#### Data for this task

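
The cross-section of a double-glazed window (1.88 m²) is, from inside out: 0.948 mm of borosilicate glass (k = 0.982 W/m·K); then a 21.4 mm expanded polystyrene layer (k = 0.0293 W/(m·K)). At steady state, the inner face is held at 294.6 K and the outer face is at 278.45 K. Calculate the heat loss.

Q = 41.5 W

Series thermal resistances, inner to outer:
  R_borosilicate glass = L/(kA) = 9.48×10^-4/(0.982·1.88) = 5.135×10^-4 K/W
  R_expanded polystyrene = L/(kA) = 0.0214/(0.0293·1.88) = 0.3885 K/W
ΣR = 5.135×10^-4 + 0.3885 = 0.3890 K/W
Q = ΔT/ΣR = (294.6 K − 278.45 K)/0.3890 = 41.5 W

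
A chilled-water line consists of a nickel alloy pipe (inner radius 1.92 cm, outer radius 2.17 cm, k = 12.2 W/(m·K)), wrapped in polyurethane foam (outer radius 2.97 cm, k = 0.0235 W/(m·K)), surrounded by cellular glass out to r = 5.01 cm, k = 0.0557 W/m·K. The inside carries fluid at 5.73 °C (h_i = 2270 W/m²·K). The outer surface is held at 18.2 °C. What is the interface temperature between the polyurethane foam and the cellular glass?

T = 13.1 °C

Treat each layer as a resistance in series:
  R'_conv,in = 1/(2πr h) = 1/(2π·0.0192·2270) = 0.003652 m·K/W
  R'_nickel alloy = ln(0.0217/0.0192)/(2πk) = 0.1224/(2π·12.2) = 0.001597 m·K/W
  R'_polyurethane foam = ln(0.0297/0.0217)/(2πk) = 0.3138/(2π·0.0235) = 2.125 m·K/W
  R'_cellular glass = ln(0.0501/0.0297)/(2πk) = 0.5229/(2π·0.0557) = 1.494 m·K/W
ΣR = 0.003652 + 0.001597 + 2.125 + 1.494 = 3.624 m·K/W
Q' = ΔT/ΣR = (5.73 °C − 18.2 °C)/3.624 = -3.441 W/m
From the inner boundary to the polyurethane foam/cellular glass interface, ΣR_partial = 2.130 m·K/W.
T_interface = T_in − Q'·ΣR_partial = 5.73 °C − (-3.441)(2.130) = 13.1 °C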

########

All of the lines above must be returned exactly as they stand.

▶ **Finished task**
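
The cross-section of a double-glazed window (1.88 m²) is, from inside out: 0.948 mm of borosilicate glass (k = 0.982 W/m·K); then a 21.4 mm expanded polystyrene layer (k = 0.0293 W/(m·K)). At steady state, the inner face is held at 294.6 K and the outer face is at 278.45 K. Calculate the heat loss.

Q = 41.5 W

Series thermal resistances, inner to outer:
  R_borosilicate glass = L/(kA) = 9.48×10^-4/(0.982·1.88) = 5.135×10^-4 K/W
  R_expanded polystyrene = L/(kA) = 0.0214/(0.0293·1.88) = 0.3885 K/W
ΣR = 5.135×10^-4 + 0.3885 = 0.3890 K/W
Q = ΔT/ΣR = (294.6 K − 278.45 K)/0.3890 = 41.5 W

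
A chilled-water line consists of a nickel alloy pipe (inner radius 1.92 cm, outer radius 2.17 cm, k = 12.2 W/(m·K)), wrapped in polyurethane foam (outer radius 2.97 cm, k = 0.0235 W/(m·K)), surrounded by cellular glass out to r = 5.01 cm, k = 0.0557 W/m·K. The inside carries fluid at 5.73 °C (h_i = 2270 W/m²·K). The outer surface is held at 18.2 °C. What is the interface temperature between the polyurethane foam and the cellular glass?

T = 13.1 °C

Treat each layer as a resistance in series:
  R'_conv,in = 1/(2πr h) = 1/(2π·0.0192·2270) = 0.003652 m·K/W
  R'_nickel alloy = ln(0.0217/0.0192)/(2πk) = 0.1224/(2π·12.2) = 0.001597 m·K/W
  R'_polyurethane foam = ln(0.0297/0.0217)/(2πk) = 0.3138/(2π·0.0235) = 2.125 m·K/W
  R'_cellular glass = ln(0.0501/0.0297)/(2πk) = 0.5229/(2π·0.0557) = 1.494 m·K/W
ΣR = 0.003652 + 0.001597 + 2.125 + 1.494 = 3.624 m·K/W
Q' = ΔT/ΣR = (5.73 °C − 18.2 °C)/3.624 = -3.441 W/m
From the inner boundary to the polyurethane foam/cellular glass interface, ΣR_partial = 2.130 m·K/W.
T_interface = T_in − Q'·ΣR_partial = 5.73 °C − (-3.441)(2.130) = 13.1 °C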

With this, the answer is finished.